REQUIRED ACTION -> Can you restate the lines of the entries below, word for word, from the first one through the line that includes "Answer: 85264/9 ≈ 9473.8"?
━━━━━━━━
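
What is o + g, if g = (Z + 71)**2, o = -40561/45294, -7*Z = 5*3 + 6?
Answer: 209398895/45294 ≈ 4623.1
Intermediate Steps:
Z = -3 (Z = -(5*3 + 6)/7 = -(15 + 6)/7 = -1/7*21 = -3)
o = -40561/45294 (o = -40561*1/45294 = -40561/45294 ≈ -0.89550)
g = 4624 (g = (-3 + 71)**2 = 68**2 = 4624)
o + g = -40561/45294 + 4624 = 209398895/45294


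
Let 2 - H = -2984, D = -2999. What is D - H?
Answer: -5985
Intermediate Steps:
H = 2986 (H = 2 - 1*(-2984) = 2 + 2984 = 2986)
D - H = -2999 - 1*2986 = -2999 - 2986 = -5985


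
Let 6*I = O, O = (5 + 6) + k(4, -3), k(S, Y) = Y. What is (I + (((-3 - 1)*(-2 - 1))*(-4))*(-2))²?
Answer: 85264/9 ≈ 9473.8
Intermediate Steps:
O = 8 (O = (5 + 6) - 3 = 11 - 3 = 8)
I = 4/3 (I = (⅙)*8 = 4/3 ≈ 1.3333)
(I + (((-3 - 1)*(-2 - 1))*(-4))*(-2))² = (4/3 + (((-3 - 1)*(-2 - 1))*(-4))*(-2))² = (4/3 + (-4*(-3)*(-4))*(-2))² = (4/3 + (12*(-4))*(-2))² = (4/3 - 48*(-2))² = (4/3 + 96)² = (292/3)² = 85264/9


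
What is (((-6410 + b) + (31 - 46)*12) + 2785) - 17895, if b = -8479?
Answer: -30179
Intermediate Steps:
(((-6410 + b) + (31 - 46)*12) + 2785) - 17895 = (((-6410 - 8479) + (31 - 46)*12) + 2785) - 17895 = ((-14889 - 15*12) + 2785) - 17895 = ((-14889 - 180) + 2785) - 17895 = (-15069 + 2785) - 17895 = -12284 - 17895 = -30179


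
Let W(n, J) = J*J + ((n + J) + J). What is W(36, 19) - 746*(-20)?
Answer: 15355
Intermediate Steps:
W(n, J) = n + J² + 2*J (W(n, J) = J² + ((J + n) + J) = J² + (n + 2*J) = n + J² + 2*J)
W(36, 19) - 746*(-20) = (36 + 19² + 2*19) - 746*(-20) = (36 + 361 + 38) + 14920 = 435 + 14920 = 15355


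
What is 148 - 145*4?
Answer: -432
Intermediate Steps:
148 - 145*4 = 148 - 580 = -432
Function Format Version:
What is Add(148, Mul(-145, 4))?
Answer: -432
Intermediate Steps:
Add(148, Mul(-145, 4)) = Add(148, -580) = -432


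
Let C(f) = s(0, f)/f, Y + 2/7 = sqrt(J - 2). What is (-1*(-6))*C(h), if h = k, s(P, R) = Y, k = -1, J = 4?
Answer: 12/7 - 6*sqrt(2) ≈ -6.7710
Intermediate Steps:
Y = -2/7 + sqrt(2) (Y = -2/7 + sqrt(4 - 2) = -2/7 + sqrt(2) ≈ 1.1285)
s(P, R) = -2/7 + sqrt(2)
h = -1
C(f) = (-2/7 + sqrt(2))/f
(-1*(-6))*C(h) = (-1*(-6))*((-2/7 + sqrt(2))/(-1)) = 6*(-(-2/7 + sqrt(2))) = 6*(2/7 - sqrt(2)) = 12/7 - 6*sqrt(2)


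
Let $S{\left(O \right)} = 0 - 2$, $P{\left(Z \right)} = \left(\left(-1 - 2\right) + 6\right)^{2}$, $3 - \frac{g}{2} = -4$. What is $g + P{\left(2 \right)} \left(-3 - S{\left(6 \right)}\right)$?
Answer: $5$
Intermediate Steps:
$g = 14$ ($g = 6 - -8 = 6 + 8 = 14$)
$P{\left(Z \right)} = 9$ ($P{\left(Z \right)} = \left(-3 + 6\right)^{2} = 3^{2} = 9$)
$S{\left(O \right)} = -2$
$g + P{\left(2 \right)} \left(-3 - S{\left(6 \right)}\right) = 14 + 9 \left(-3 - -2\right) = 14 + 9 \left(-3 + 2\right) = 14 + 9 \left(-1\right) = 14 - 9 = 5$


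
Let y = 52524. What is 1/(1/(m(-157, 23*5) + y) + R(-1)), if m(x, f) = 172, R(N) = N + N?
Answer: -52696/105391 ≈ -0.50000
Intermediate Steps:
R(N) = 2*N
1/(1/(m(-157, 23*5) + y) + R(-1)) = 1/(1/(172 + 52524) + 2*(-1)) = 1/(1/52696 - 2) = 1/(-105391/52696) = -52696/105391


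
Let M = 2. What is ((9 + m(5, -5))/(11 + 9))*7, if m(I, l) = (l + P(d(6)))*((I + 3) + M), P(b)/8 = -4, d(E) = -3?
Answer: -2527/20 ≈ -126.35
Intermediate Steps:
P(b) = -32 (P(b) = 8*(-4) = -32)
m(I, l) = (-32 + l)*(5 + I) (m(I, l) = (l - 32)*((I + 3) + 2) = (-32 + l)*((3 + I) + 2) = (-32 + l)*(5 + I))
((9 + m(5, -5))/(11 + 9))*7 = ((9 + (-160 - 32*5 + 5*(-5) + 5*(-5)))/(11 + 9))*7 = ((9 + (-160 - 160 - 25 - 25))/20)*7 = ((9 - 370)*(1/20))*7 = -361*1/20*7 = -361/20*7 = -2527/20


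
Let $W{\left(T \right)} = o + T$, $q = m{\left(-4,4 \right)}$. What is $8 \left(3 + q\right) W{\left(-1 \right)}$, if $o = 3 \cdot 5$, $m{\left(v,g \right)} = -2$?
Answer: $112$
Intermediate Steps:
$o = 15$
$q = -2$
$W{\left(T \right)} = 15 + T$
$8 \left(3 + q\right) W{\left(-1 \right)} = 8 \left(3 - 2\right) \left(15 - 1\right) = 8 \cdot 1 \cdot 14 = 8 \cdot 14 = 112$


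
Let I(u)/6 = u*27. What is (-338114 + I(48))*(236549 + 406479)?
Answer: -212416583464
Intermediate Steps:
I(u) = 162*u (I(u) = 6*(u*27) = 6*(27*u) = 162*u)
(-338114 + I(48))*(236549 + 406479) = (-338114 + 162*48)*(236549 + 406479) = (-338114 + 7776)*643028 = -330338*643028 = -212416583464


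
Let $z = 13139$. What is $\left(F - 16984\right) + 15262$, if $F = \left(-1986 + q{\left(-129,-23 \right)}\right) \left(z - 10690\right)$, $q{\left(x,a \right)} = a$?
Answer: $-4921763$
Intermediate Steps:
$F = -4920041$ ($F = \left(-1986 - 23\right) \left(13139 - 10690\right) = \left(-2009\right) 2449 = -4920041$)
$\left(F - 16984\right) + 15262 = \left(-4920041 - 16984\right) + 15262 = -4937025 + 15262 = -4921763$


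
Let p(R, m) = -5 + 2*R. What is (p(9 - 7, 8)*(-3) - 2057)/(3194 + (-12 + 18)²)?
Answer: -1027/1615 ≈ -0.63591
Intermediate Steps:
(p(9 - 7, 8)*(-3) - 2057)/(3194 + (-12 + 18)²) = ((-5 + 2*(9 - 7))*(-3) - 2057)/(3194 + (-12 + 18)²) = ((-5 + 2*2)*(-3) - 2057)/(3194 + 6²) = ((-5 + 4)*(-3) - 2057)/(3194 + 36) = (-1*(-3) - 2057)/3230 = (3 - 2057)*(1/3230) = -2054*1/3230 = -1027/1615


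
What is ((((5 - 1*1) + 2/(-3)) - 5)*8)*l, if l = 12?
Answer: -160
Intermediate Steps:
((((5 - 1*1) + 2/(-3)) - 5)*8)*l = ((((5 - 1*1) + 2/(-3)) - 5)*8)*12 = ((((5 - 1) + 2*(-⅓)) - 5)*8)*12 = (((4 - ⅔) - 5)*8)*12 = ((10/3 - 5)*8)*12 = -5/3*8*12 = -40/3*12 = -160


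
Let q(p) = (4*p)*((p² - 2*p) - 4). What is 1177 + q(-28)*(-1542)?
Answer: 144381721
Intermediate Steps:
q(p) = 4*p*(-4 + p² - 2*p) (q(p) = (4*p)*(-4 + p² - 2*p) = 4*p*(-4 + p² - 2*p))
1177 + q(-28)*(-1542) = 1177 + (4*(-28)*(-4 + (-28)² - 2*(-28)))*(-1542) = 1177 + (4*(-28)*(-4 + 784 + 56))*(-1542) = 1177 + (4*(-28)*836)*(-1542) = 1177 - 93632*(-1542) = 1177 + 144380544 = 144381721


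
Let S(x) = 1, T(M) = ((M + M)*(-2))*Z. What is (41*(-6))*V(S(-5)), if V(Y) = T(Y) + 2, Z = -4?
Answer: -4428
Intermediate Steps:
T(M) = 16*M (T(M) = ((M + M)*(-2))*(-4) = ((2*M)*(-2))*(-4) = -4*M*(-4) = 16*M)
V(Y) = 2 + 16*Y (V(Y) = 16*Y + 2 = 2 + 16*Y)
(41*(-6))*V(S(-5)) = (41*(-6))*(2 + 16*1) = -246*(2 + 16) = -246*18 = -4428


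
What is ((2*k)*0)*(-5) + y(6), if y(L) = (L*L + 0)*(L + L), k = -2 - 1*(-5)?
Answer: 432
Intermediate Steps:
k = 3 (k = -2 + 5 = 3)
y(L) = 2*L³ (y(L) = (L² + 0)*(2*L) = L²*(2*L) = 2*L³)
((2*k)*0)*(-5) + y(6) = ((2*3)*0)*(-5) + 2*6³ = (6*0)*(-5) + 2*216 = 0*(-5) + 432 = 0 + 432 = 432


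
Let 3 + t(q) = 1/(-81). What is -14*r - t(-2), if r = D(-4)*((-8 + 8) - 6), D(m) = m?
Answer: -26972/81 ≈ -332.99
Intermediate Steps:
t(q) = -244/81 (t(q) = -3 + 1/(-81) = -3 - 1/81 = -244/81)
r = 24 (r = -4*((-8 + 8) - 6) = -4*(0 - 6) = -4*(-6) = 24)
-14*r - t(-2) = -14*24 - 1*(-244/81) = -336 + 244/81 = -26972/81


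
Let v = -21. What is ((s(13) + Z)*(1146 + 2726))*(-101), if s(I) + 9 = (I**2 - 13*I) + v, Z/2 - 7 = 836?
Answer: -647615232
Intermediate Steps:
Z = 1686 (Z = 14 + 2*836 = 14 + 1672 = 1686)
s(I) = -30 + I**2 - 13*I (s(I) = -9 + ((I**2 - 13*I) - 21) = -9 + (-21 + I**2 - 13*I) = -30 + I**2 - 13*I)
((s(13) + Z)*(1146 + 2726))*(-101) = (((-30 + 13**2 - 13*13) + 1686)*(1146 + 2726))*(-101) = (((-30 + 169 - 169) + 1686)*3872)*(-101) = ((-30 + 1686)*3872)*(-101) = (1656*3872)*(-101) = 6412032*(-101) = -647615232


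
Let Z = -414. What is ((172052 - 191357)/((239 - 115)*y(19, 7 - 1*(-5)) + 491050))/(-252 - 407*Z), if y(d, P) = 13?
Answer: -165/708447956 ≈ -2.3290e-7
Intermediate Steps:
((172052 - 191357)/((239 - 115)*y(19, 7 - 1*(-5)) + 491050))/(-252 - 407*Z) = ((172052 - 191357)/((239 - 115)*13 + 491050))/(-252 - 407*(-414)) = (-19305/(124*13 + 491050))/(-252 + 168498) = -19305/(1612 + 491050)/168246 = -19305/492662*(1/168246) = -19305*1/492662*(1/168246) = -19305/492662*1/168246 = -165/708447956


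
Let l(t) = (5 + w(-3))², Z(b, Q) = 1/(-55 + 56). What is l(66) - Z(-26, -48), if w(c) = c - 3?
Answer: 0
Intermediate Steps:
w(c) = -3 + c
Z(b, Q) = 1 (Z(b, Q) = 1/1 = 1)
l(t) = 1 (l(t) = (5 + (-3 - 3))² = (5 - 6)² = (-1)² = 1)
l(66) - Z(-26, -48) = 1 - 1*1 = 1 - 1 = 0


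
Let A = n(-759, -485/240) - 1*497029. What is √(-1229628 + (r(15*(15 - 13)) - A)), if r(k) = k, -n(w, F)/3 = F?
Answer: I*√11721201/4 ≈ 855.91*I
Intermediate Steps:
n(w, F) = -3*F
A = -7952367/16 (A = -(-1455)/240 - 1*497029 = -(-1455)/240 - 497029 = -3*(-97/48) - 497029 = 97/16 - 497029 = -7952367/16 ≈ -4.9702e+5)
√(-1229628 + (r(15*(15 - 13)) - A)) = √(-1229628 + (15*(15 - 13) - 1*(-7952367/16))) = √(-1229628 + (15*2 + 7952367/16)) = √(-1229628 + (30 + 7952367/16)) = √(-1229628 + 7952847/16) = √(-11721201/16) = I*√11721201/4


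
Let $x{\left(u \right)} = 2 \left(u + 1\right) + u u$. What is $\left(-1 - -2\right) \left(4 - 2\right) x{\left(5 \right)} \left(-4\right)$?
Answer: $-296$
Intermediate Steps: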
━━━━━━━━
REPLY TO THE EXERCISE ->
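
What is o + g, if g = (Z + 71)**2, o = -40561/45294, -7*Z = 5*3 + 6?
Answer: 209398895/45294 ≈ 4623.1
Intermediate Steps:
Z = -3 (Z = -(5*3 + 6)/7 = -(15 + 6)/7 = -1/7*21 = -3)
o = -40561/45294 (o = -40561*1/45294 = -40561/45294 ≈ -0.89550)
g = 4624 (g = (-3 + 71)**2 = 68**2 = 4624)
o + g = -40561/45294 + 4624 = 209398895/45294


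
Let 2 - H = -2984, D = -2999. What is D - H?
Answer: -5985
Intermediate Steps:
H = 2986 (H = 2 - 1*(-2984) = 2 + 2984 = 2986)
D - H = -2999 - 1*2986 = -2999 - 2986 = -5985


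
Let 6*I = O, O = (5 + 6) + k(4, -3), k(S, Y) = Y. What is (I + (((-3 - 1)*(-2 - 1))*(-4))*(-2))²?
Answer: 85264/9 ≈ 9473.8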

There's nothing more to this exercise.